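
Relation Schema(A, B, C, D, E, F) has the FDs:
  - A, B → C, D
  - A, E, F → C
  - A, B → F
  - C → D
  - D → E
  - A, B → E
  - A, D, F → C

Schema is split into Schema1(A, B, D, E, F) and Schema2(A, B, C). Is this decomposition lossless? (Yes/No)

Common attributes: {A, B}; their closure is {A, B, C, D, E, F}.
This includes all of Schema1, so the common attributes are a superkey of Schema1 — the join is lossless.

Yes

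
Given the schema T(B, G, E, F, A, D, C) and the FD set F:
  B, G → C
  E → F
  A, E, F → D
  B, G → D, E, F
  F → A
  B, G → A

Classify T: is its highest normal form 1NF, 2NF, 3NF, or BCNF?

2NF

Candidate key: {B, G}. Prime attributes: {B, G}.
E → F breaks BCNF: {E}⁺ = {A, D, E, F}, so {E} is not a superkey.
E → F determines the non-prime attribute {F} from a non-superkey — 3NF is violated.
Checking every proper subset of each key, none determines a non-prime attribute — 2NF is satisfied.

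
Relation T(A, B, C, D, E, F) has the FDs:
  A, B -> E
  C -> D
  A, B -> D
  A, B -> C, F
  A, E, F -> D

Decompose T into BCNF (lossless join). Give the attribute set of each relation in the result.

Candidate key of the original relation: {A, B}.
In {A, B, C, D, E, F}, {C} is not a superkey ({C}⁺ restricted to this set is {C, D}), so split on C -> D into {C, D} and {A, B, C, E, F}.
{C, D}: every determinant is a superkey — BCNF.
{A, B, C, E, F}: every determinant is a superkey — BCNF.

{A, B, C, E, F}; {C, D}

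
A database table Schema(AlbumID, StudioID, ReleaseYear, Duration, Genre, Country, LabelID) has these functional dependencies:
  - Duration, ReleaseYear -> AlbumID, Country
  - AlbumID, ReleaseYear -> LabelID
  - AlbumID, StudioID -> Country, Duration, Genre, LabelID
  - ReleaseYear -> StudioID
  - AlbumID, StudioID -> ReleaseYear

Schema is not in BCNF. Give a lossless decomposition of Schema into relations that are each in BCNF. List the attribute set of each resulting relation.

{AlbumID, Country, Duration, Genre, LabelID, ReleaseYear}; {ReleaseYear, StudioID}

Candidate keys of the original relation: {AlbumID, ReleaseYear}, {AlbumID, StudioID}, {Duration, ReleaseYear}.
Within {AlbumID, Country, Duration, Genre, LabelID, ReleaseYear, StudioID}: {ReleaseYear}⁺ ∩ {AlbumID, Country, Duration, Genre, LabelID, ReleaseYear, StudioID} = {ReleaseYear, StudioID}, not the whole set, so ReleaseYear -> StudioID violates BCNF; decompose into {ReleaseYear, StudioID} and {AlbumID, Country, Duration, Genre, LabelID, ReleaseYear}.
{ReleaseYear, StudioID} has no BCNF violation.
{AlbumID, Country, Duration, Genre, LabelID, ReleaseYear} has no BCNF violation.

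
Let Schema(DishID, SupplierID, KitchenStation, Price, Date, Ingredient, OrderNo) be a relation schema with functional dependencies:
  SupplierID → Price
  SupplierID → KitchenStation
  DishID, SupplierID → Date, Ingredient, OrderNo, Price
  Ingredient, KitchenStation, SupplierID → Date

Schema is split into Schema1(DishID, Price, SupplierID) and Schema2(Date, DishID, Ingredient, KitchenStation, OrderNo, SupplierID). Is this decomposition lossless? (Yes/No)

Yes

The shared attributes are {DishID, SupplierID} and {DishID, SupplierID}⁺ = {Date, DishID, Ingredient, KitchenStation, OrderNo, Price, SupplierID}.
Since Schema1 ⊆ {Date, DishID, Ingredient, KitchenStation, OrderNo, Price, SupplierID}, the intersection is a superkey of Schema1; the decomposition is lossless.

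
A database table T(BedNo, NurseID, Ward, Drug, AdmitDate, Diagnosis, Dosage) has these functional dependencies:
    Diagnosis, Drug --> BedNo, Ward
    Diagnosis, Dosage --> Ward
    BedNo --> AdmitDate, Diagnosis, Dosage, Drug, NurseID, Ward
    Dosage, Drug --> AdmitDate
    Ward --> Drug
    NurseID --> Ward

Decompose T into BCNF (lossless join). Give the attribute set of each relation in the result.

Candidate keys of the original relation: {BedNo}, {Diagnosis, Dosage}, {Diagnosis, Drug}, {Diagnosis, NurseID}, {Diagnosis, Ward}.
Within {AdmitDate, BedNo, Diagnosis, Dosage, Drug, NurseID, Ward}: {Dosage, Drug}⁺ ∩ {AdmitDate, BedNo, Diagnosis, Dosage, Drug, NurseID, Ward} = {AdmitDate, Dosage, Drug}, not the whole set, so Dosage, Drug --> AdmitDate violates BCNF; decompose into {AdmitDate, Dosage, Drug} and {BedNo, Diagnosis, Dosage, Drug, NurseID, Ward}.
{AdmitDate, Dosage, Drug} is in BCNF.
Within {BedNo, Diagnosis, Dosage, Drug, NurseID, Ward}: {Ward}⁺ ∩ {BedNo, Diagnosis, Dosage, Drug, NurseID, Ward} = {Drug, Ward}, not the whole set, so Ward --> Drug violates BCNF; decompose into {Drug, Ward} and {BedNo, Diagnosis, Dosage, NurseID, Ward}.
{Drug, Ward} is in BCNF.
Within {BedNo, Diagnosis, Dosage, NurseID, Ward}: {NurseID}⁺ ∩ {BedNo, Diagnosis, Dosage, NurseID, Ward} = {NurseID, Ward}, not the whole set, so NurseID --> Ward violates BCNF; decompose into {NurseID, Ward} and {BedNo, Diagnosis, Dosage, NurseID}.
{NurseID, Ward} is in BCNF.
{BedNo, Diagnosis, Dosage, NurseID} is in BCNF.

{AdmitDate, Dosage, Drug}; {BedNo, Diagnosis, Dosage, NurseID}; {Drug, Ward}; {NurseID, Ward}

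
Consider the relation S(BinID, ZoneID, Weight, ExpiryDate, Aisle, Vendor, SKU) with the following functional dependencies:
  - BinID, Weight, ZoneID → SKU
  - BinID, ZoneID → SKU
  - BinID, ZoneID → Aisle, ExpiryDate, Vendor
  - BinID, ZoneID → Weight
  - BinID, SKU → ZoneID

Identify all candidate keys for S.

{BinID} never appears on the right of any FD, so every key must include it.
{BinID, SKU} is a candidate key since {BinID, SKU}⁺ = {Aisle, BinID, ExpiryDate, SKU, Vendor, Weight, ZoneID} covers every attribute.
{BinID, ZoneID} is a candidate key since {BinID, ZoneID}⁺ = {Aisle, BinID, ExpiryDate, SKU, Vendor, Weight, ZoneID} covers every attribute.
These are minimal and exhaustive — every other superkey contains one of them.

{BinID, SKU}, {BinID, ZoneID}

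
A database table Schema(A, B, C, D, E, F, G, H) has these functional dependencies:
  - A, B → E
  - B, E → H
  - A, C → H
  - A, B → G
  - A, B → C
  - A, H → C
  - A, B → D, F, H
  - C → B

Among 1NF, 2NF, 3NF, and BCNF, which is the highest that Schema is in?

3NF

Candidate keys: {A, B}, {A, C}, {A, H}. Prime attributes: {A, B, C, H}.
B, E → H breaks BCNF: {B, E}⁺ = {B, E, H}, so {B, E} is not a superkey.
But every attribute on its right side ({H}) is prime, and the same holds for every other non-superkey FD, so 3NF still holds.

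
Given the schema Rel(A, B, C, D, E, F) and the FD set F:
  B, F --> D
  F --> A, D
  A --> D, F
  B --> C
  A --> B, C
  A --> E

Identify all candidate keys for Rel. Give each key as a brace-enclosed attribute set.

{A}, {F}

{A}⁺ = {A, B, C, D, E, F}, which is every attribute, so {A} is a candidate key.
{F}⁺ = {A, B, C, D, E, F}, which is every attribute, so {F} is a candidate key.
No proper subset of any of these is a key, and no other minimal superkey exists.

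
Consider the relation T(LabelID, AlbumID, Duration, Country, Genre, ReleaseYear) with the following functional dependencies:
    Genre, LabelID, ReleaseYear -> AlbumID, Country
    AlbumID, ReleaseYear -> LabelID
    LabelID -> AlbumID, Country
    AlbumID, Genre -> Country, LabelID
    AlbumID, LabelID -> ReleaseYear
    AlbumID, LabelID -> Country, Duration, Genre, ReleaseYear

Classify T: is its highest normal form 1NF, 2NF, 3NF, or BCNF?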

* Task brief
Look over the listing. Pull out every line with the string "database" in it.

* Output below
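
A database table Schema(AlbumID, StudioID, ReleaseYear, Duration, Genre, Country, LabelID) has these functional dependencies:
A database table T(BedNo, NurseID, Ward, Drug, AdmitDate, Diagnosis, Dosage) has these functional dependencies:
A database table Schema(A, B, C, D, E, F, G, H) has these functional dependencies: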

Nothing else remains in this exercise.